*** Block opens ***

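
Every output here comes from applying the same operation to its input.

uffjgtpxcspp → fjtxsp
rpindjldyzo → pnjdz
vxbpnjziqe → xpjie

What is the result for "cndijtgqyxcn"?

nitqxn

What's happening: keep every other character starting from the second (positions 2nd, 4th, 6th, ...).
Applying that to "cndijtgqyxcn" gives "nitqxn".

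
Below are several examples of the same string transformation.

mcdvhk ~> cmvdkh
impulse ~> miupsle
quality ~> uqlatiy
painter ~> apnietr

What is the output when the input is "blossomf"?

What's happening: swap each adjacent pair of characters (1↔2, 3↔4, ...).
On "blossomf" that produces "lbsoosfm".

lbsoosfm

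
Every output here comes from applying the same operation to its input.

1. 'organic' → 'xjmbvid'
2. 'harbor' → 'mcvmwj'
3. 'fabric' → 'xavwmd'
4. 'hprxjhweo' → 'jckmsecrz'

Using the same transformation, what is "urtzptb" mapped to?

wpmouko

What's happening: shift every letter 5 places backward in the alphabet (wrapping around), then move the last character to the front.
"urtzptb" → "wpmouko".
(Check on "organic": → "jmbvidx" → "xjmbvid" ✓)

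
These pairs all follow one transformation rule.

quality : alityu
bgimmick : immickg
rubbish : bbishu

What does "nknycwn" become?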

*** Block closes ***
*** Block opens ***

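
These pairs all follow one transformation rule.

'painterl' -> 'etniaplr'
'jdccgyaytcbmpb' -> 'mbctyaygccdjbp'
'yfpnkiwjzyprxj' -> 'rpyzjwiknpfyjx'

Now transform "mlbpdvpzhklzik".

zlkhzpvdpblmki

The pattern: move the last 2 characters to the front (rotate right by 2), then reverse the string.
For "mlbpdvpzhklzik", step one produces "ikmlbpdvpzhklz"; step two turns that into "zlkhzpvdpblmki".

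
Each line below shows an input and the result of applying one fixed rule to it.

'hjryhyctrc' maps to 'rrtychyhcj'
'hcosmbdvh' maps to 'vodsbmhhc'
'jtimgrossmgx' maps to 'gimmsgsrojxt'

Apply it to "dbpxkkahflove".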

*** Block closes ***

YOUR ASSIGNMENT:
In the listing above, locate the line with "What is the result" and the line with "4. 'hprxjhweo' → 'jckmsecrz'", then extract exactly those lines and every line between them, and nothing more.

ANSWER SPACE:
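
What is the result for "cndijtgqyxcn"?

nitqxn

What's happening: keep every other character starting from the second (positions 2nd, 4th, 6th, ...).
Applying that to "cndijtgqyxcn" gives "nitqxn".

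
Below are several examples of the same string transformation.

mcdvhk ~> cmvdkh
impulse ~> miupsle
quality ~> uqlatiy
painter ~> apnietr

What is the output when the input is "blossomf"?

What's happening: swap each adjacent pair of characters (1↔2, 3↔4, ...).
On "blossomf" that produces "lbsoosfm".

lbsoosfm

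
Every output here comes from applying the same operation to its input.

1. 'organic' → 'xjmbvid'
2. 'harbor' → 'mcvmwj'
3. 'fabric' → 'xavwmd'
4. 'hprxjhweo' → 'jckmsecrz'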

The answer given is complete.